Problem> Given the listing below, write out exactly the lines starting with the line that has "-3 + (3 + 3 * (-2) + 5 / 4) =-19/4 = -4.75" and going on through the line that has "-21 + (734^2", both kept.
§
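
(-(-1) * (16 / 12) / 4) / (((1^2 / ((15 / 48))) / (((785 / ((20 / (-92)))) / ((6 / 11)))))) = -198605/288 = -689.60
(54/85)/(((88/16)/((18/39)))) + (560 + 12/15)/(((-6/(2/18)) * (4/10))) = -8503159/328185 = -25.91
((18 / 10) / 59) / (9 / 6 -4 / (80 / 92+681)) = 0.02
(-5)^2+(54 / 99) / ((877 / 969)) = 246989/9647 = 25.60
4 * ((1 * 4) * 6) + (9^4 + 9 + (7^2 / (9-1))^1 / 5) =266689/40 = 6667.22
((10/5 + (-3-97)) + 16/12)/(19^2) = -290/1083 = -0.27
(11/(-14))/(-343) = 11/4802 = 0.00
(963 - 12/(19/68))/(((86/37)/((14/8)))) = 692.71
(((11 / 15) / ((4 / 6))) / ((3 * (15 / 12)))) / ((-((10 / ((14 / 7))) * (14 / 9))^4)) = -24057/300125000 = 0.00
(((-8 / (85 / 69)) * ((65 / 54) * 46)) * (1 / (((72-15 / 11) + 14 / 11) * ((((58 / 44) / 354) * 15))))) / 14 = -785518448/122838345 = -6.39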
§
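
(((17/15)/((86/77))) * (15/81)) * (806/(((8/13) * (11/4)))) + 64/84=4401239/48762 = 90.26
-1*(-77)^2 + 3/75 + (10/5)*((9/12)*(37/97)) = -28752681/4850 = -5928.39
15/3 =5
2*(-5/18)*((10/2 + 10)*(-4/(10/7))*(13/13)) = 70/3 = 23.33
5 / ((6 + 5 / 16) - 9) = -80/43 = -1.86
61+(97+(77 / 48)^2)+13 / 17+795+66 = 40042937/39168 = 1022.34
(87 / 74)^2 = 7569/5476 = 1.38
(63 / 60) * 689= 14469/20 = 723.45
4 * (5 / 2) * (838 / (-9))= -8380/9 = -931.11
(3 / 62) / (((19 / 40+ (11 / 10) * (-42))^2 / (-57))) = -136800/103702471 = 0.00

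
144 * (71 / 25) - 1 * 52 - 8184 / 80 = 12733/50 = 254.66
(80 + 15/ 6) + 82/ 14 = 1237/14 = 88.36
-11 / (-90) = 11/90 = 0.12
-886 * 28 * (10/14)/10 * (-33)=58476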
§
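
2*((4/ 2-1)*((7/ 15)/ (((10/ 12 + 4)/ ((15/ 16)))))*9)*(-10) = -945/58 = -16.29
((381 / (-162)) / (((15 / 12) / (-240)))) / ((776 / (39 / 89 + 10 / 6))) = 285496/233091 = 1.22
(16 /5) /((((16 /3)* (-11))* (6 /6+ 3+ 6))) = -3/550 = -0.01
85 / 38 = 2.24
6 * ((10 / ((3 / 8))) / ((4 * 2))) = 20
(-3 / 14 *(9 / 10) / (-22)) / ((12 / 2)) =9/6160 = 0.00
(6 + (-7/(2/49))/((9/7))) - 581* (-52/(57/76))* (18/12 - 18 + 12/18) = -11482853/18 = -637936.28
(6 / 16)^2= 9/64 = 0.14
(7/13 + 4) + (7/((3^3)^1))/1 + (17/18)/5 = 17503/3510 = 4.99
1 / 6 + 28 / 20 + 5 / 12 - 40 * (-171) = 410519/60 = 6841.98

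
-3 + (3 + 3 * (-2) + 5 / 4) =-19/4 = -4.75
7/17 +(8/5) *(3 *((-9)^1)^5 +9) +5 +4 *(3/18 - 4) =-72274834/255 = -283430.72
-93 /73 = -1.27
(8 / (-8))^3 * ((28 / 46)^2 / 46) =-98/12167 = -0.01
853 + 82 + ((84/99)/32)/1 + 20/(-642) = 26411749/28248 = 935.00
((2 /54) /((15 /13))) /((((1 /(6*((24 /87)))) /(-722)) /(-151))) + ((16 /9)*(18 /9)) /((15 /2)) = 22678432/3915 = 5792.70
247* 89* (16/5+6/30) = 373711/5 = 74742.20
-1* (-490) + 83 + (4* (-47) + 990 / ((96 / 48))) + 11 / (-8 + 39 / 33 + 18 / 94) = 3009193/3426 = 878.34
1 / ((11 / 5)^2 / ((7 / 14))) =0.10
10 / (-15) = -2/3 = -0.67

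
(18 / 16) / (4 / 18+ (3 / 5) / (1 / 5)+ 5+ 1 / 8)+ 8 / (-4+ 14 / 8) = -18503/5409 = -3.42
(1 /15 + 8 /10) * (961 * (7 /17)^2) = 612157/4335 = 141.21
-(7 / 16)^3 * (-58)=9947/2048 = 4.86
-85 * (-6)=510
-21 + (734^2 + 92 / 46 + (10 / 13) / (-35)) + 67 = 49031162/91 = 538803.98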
§
Task answer>
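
-3 + (3 + 3 * (-2) + 5 / 4) =-19/4 = -4.75
7/17 +(8/5) *(3 *((-9)^1)^5 +9) +5 +4 *(3/18 - 4) =-72274834/255 = -283430.72
-93 /73 = -1.27
(8 / (-8))^3 * ((28 / 46)^2 / 46) =-98/12167 = -0.01
853 + 82 + ((84/99)/32)/1 + 20/(-642) = 26411749/28248 = 935.00
((2 /54) /((15 /13))) /((((1 /(6*((24 /87)))) /(-722)) /(-151))) + ((16 /9)*(18 /9)) /((15 /2)) = 22678432/3915 = 5792.70
247* 89* (16/5+6/30) = 373711/5 = 74742.20
-1* (-490) + 83 + (4* (-47) + 990 / ((96 / 48))) + 11 / (-8 + 39 / 33 + 18 / 94) = 3009193/3426 = 878.34
1 / ((11 / 5)^2 / ((7 / 14))) =0.10
10 / (-15) = -2/3 = -0.67

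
(18 / 16) / (4 / 18+ (3 / 5) / (1 / 5)+ 5+ 1 / 8)+ 8 / (-4+ 14 / 8) = -18503/5409 = -3.42
(1 /15 + 8 /10) * (961 * (7 /17)^2) = 612157/4335 = 141.21
-(7 / 16)^3 * (-58)=9947/2048 = 4.86
-85 * (-6)=510
-21 + (734^2 + 92 / 46 + (10 / 13) / (-35)) + 67 = 49031162/91 = 538803.98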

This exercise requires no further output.